Stored records:
+++++
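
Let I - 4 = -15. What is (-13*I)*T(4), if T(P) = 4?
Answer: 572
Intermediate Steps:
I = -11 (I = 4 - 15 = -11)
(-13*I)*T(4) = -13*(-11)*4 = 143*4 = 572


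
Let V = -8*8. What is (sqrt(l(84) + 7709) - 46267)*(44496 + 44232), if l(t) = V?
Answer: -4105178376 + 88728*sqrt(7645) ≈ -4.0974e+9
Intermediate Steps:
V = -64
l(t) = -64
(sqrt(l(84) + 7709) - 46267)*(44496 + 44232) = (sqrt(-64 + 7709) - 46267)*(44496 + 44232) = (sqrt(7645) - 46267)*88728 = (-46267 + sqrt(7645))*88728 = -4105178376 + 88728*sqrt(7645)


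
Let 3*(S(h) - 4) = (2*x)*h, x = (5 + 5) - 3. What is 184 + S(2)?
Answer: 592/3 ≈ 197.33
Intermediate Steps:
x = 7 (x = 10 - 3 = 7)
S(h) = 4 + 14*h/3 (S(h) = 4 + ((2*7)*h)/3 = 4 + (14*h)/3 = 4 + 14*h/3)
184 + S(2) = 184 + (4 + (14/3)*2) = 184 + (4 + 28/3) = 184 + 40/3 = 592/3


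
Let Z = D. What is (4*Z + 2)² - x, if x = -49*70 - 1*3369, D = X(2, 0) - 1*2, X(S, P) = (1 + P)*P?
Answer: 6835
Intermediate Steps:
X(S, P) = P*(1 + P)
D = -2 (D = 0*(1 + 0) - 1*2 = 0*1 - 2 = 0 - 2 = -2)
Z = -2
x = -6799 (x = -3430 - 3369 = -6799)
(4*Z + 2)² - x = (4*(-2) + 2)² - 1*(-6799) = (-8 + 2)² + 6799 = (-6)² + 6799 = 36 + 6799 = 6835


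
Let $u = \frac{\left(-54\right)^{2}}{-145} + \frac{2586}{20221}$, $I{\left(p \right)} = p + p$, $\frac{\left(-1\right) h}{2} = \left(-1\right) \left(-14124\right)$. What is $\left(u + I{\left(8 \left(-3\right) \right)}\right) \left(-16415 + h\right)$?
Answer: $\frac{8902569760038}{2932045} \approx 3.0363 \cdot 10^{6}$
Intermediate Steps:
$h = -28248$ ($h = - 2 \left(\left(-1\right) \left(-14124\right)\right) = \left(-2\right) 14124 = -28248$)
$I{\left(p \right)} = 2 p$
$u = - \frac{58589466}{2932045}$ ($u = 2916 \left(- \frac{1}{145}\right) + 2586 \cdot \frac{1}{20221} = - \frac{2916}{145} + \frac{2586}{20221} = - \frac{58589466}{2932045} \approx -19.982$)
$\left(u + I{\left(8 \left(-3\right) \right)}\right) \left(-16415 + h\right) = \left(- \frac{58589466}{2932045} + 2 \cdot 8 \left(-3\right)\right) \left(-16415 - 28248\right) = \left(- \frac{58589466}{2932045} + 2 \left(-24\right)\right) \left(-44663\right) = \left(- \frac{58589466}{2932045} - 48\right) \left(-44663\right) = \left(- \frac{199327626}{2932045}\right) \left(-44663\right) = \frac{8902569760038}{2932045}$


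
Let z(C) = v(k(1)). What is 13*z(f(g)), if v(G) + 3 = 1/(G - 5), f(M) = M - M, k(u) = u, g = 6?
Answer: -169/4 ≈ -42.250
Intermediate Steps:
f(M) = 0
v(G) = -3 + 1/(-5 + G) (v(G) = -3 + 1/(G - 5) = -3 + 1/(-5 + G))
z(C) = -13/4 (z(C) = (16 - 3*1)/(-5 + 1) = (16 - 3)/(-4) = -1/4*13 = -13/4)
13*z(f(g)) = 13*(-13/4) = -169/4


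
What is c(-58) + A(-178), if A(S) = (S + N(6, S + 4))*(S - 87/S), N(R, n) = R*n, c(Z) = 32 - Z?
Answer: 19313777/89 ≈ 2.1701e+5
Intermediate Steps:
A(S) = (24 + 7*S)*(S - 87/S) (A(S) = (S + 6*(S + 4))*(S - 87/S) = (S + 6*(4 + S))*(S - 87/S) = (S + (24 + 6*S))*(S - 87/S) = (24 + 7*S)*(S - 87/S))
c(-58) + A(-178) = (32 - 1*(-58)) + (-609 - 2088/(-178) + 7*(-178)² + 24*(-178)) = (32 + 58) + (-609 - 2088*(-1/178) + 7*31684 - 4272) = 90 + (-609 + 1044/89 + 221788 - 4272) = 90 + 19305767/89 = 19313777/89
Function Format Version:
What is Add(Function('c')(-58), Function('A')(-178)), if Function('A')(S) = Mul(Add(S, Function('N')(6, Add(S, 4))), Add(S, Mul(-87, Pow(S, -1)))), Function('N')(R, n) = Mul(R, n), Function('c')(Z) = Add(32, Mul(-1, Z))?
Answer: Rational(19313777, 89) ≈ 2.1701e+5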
+++++
— Assignment —
Go through the entries above and copy each line with "Answer" in it.

— Your response —
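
Answer: 572
Answer: -4105178376 + 88728*sqrt(7645) ≈ -4.0974e+9
Answer: 592/3 ≈ 197.33
Answer: 6835
Answer: $\frac{8902569760038}{2932045} \approx 3.0363 \cdot 10^{6}$
Answer: -169/4 ≈ -42.250
Answer: 19313777/89 ≈ 2.1701e+5
Answer: Rational(19313777, 89) ≈ 2.1701e+5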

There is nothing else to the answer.